Exercise requirements:
Whenever the string "polyline" appears in a line below, please copy the line out.

Records for the exercise:

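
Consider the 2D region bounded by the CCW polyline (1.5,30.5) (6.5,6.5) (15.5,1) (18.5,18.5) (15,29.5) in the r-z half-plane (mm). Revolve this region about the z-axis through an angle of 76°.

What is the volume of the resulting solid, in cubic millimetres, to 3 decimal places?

Volume = 4718.626 mm³

Profile (r,z), 5 vertices: (1.5,30.5) (6.5,6.5) (15.5,1) (18.5,18.5) (15,29.5)
edge 0: (1.5,30.5)→(6.5,6.5)  cross = 1.5·6.5 − 6.5·30.5 = -188.5000; (r_i+r_j)·cross = 8·-188.5000 = -1508.0000
edge 1: (6.5,6.5)→(15.5,1)  cross = 6.5·1 − 15.5·6.5 = -94.2500; (r_i+r_j)·cross = 22·-94.2500 = -2073.5000
edge 2: (15.5,1)→(18.5,18.5)  cross = 15.5·18.5 − 18.5·1 = 268.2500; (r_i+r_j)·cross = 34·268.2500 = 9120.5000
edge 3: (18.5,18.5)→(15,29.5)  cross = 18.5·29.5 − 15·18.5 = 268.2500; (r_i+r_j)·cross = 33.5·268.2500 = 8986.3750
edge 4: (15,29.5)→(1.5,30.5)  cross = 15·30.5 − 1.5·29.5 = 413.2500; (r_i+r_j)·cross = 16.5·413.2500 = 6818.6250
Σcross = 667.0000 → A = |Σcross|/2 = 333.5000 mm²
Σ(r_i+r_j)·cross = 21344.0000 → first moment M = |Σ|/6 = 3557.3333
R_c = M/A = 3557.3333/333.5000 = 10.6667 mm
θ = 76° = 1.326450 rad
V = θ·R_c·A = 1.326450·10.6667·333.5000 = 4718.626 mm³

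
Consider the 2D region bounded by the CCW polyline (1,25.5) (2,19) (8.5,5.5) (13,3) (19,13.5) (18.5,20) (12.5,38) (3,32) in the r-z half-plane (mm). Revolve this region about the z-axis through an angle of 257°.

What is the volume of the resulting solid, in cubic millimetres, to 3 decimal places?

Volume = 18439.221 mm³

Profile (r,z), 8 vertices: (1,25.5) (2,19) (8.5,5.5) (13,3) (19,13.5) (18.5,20) (12.5,38) (3,32)
edge 0: (1,25.5)→(2,19)  cross = 1·19 − 2·25.5 = -32.0000; (r_i+r_j)·cross = 3·-32.0000 = -96.0000
edge 1: (2,19)→(8.5,5.5)  cross = 2·5.5 − 8.5·19 = -150.5000; (r_i+r_j)·cross = 10.5·-150.5000 = -1580.2500
edge 2: (8.5,5.5)→(13,3)  cross = 8.5·3 − 13·5.5 = -46.0000; (r_i+r_j)·cross = 21.5·-46.0000 = -989.0000
edge 3: (13,3)→(19,13.5)  cross = 13·13.5 − 19·3 = 118.5000; (r_i+r_j)·cross = 32·118.5000 = 3792.0000
edge 4: (19,13.5)→(18.5,20)  cross = 19·20 − 18.5·13.5 = 130.2500; (r_i+r_j)·cross = 37.5·130.2500 = 4884.3750
edge 5: (18.5,20)→(12.5,38)  cross = 18.5·38 − 12.5·20 = 453.0000; (r_i+r_j)·cross = 31·453.0000 = 14043.0000
edge 6: (12.5,38)→(3,32)  cross = 12.5·32 − 3·38 = 286.0000; (r_i+r_j)·cross = 15.5·286.0000 = 4433.0000
edge 7: (3,32)→(1,25.5)  cross = 3·25.5 − 1·32 = 44.5000; (r_i+r_j)·cross = 4·44.5000 = 178.0000
Σcross = 803.7500 → A = |Σcross|/2 = 401.8750 mm²
Σ(r_i+r_j)·cross = 24665.1250 → first moment M = |Σ|/6 = 4110.8542
R_c = M/A = 4110.8542/401.8750 = 10.2292 mm
θ = 257° = 4.485496 rad
V = θ·R_c·A = 4.485496·10.2292·401.8750 = 18439.221 mm³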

Your solution:
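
Consider the 2D region bounded by the CCW polyline (1.5,30.5) (6.5,6.5) (15.5,1) (18.5,18.5) (15,29.5) in the r-z half-plane (mm). Revolve this region about the z-axis through an angle of 76°.
Consider the 2D region bounded by the CCW polyline (1,25.5) (2,19) (8.5,5.5) (13,3) (19,13.5) (18.5,20) (12.5,38) (3,32) in the r-z half-plane (mm). Revolve this region about the z-axis through an angle of 257°.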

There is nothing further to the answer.